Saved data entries
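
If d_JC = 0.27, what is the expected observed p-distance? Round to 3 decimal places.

p = (3/4)(1 − e^(−4d/3)) = 0.75 × (1 − e^(-0.36)) = 0.75 × (1 − 0.697676) = 0.226743.

0.227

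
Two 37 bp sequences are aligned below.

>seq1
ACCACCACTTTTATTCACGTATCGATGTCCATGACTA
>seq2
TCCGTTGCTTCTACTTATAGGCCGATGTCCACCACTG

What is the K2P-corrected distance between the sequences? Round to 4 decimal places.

Of 37 sites, 13 differences are transitions and 3 are transversions, so P = 13/37 ≈ 0.351351 and Q = 3/37 ≈ 0.081081.
Under the Kimura two-parameter model, d = −½ ln(1 − 2P − Q) − ¼ ln(1 − 2Q).
1 − 2P − Q = 0.216217, giving −½ ln(0.216217) = 0.765736.
1 − 2Q = 0.837838, giving −¼ ln(0.837838) = 0.044233.
d = 0.765736 + 0.044233 = 0.809969.

0.8100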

(DIRECTIONS FOR THIS TASK)
With the line containing "Two 37 bp sequences are aligned below." as the first and the last line of the data as the final one, copy every line between them exactly, those two included.

(FINISHED TASK)
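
Two 37 bp sequences are aligned below.

>seq1
ACCACCACTTTTATTCACGTATCGATGTCCATGACTA
>seq2
TCCGTTGCTTCTACTTATAGGCCGATGTCCACCACTG

What is the K2P-corrected distance between the sequences? Round to 4 decimal places.

Of 37 sites, 13 differences are transitions and 3 are transversions, so P = 13/37 ≈ 0.351351 and Q = 3/37 ≈ 0.081081.
Under the Kimura two-parameter model, d = −½ ln(1 − 2P − Q) − ¼ ln(1 − 2Q).
1 − 2P − Q = 0.216217, giving −½ ln(0.216217) = 0.765736.
1 − 2Q = 0.837838, giving −¼ ln(0.837838) = 0.044233.
d = 0.765736 + 0.044233 = 0.809969.

0.8100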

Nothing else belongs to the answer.